━━ Data for this exercise

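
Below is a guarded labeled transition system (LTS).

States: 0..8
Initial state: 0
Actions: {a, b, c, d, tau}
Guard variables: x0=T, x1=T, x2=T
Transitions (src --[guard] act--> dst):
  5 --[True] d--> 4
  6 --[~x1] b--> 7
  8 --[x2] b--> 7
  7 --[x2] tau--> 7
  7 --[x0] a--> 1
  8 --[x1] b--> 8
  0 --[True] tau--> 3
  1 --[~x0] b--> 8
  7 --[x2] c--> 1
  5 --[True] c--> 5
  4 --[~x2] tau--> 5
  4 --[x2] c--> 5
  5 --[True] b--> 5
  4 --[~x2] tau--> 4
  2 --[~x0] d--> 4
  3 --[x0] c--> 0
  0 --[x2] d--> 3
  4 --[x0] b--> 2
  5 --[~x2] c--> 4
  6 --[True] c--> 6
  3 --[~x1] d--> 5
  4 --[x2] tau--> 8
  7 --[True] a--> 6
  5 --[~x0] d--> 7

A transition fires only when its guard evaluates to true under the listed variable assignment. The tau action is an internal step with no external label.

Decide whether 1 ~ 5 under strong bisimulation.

Refine partition for ~:
  round 0: {{0,1,2,3,4,5,6,7,8}}
  round 1: {{0},{1,2},{3,6},{4},{5},{7},{8}}
  round 2: {{0},{1,2},{3},{4},{5},{6},{7},{8}}
8 equivalence class(es) (converged in 3)
1∈{1,2}, 5∈{5}

Answer: NOT BISIMILAR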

━━━━

Exactly the lines from the one containing "0 --[True] tau--> 3" through the end of the records should be reproduced, and no others.

Exercise response -
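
  0 --[True] tau--> 3
  1 --[~x0] b--> 8
  7 --[x2] c--> 1
  5 --[True] c--> 5
  4 --[~x2] tau--> 5
  4 --[x2] c--> 5
  5 --[True] b--> 5
  4 --[~x2] tau--> 4
  2 --[~x0] d--> 4
  3 --[x0] c--> 0
  0 --[x2] d--> 3
  4 --[x0] b--> 2
  5 --[~x2] c--> 4
  6 --[True] c--> 6
  3 --[~x1] d--> 5
  4 --[x2] tau--> 8
  7 --[True] a--> 6
  5 --[~x0] d--> 7

A transition fires only when its guard evaluates to true under the listed variable assignment. The tau action is an internal step with no external label.

Decide whether 1 ~ 5 under strong bisimulation.

Refine partition for ~:
  round 0: {{0,1,2,3,4,5,6,7,8}}
  round 1: {{0},{1,2},{3,6},{4},{5},{7},{8}}
  round 2: {{0},{1,2},{3},{4},{5},{6},{7},{8}}
8 equivalence class(es) (converged in 3)
1∈{1,2}, 5∈{5}

Answer: NOT BISIMILAR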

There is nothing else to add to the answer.